[EXERCISE DETAILS]: Could you copy each line of the listing that holds "split"?

[DATA UNDER STUDY]:
════════════════════
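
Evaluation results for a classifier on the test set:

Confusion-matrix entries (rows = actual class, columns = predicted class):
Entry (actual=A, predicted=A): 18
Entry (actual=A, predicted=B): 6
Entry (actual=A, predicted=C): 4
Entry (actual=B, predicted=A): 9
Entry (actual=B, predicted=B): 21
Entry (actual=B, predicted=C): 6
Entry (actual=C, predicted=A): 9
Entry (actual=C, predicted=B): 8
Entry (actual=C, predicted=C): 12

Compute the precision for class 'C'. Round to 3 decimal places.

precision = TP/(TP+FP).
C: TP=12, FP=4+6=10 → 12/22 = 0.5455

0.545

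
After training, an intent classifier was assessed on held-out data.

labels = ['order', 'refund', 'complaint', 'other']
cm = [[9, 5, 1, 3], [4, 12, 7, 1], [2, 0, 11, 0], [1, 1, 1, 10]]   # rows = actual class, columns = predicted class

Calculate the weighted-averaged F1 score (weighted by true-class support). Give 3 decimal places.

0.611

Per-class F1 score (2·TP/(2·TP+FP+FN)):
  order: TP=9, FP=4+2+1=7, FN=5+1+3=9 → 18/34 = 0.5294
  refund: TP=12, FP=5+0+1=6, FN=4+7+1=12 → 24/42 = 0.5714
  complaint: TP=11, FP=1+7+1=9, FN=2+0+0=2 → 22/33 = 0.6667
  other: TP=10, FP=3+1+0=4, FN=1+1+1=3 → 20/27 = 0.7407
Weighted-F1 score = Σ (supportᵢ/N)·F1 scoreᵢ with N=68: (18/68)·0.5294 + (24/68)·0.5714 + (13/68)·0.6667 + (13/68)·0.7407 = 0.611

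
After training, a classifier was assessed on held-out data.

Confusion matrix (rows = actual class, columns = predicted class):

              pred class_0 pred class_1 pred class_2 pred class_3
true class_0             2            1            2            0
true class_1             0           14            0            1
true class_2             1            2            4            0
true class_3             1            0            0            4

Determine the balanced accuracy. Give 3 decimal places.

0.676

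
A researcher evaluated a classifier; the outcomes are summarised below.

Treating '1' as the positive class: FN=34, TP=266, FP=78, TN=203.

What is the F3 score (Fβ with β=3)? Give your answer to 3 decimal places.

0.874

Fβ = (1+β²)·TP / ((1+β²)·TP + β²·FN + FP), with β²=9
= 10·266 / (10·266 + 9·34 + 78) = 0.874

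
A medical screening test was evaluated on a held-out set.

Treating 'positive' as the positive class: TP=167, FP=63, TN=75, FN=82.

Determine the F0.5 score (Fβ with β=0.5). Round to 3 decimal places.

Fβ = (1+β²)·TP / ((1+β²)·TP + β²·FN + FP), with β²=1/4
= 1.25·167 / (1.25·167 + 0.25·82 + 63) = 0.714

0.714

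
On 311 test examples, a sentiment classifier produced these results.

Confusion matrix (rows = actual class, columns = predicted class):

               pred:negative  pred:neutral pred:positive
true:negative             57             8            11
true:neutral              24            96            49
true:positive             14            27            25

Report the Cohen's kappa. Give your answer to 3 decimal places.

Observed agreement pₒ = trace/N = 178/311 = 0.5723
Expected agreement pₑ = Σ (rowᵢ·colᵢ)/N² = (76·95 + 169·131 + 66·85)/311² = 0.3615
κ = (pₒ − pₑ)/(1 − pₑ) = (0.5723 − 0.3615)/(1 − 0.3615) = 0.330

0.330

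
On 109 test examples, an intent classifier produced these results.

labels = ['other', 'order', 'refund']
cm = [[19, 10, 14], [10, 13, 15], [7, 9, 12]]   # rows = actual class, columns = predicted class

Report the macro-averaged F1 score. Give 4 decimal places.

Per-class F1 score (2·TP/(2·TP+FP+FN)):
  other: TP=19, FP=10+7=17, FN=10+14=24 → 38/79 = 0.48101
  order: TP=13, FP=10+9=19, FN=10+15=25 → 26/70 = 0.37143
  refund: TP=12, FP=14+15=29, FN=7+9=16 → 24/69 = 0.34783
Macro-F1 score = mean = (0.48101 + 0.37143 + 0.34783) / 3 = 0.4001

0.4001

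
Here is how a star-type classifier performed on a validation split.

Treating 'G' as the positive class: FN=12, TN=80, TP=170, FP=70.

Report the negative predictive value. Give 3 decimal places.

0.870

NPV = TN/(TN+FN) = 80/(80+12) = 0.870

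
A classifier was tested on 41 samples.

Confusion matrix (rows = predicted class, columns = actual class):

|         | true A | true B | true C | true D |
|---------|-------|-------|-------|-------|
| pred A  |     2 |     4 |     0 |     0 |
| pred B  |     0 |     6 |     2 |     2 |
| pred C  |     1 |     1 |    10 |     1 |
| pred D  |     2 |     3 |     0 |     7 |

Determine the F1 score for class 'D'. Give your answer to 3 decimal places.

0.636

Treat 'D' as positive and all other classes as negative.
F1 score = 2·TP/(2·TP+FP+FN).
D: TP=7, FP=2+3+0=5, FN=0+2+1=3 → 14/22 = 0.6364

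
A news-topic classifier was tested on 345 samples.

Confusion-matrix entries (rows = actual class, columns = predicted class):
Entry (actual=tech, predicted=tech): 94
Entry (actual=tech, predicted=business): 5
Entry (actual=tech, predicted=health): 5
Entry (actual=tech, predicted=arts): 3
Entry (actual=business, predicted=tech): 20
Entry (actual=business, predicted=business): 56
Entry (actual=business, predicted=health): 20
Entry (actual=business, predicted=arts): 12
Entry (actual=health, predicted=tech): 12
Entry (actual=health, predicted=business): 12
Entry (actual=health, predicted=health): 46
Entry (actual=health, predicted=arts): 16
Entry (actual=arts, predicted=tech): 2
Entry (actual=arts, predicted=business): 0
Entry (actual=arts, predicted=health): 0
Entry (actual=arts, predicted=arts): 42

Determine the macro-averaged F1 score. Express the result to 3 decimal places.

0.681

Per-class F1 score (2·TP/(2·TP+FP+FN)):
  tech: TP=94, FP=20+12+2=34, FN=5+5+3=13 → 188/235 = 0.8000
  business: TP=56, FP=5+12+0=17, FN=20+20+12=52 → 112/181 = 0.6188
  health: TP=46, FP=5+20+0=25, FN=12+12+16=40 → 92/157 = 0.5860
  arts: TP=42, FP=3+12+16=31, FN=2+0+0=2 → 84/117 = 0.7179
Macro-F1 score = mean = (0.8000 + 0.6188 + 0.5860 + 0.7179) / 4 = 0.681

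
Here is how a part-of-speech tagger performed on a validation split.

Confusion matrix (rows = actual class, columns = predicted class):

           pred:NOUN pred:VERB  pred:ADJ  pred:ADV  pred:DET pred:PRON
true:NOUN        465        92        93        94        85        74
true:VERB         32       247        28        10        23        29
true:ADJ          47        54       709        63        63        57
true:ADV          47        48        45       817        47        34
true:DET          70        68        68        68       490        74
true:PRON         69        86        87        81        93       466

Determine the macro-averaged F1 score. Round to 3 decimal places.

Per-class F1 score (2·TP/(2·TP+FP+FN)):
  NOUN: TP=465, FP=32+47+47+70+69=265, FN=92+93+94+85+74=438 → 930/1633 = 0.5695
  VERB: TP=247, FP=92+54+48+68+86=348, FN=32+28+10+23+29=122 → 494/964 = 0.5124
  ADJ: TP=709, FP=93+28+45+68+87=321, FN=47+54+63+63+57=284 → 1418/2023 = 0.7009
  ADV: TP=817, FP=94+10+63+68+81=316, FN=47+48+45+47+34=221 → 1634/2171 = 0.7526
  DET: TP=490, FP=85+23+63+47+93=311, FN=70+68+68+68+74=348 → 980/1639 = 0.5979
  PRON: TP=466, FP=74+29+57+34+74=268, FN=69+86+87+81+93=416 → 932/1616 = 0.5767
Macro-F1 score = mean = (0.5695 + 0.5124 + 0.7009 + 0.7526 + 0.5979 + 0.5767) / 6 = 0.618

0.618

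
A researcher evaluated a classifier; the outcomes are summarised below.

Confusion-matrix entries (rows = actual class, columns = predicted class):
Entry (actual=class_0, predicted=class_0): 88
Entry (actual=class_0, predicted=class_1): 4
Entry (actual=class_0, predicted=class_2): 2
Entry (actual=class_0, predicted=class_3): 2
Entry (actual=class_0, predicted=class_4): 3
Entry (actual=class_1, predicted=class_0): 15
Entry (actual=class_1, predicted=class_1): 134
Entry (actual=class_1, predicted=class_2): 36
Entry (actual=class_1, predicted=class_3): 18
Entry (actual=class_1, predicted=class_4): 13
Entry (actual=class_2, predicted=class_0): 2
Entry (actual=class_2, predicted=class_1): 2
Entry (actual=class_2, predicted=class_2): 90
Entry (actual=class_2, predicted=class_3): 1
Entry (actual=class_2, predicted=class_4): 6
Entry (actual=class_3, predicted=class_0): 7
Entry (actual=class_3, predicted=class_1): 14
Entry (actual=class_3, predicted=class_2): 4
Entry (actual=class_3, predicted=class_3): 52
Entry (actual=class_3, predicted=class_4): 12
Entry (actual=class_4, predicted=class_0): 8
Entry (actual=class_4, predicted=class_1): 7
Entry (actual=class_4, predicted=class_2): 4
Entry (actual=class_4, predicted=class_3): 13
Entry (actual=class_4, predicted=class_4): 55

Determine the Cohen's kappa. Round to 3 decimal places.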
════════════════════
[EXERCISE ANSWER]:
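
Here is how a star-type classifier performed on a validation split.
Here is how a part-of-speech tagger performed on a validation split.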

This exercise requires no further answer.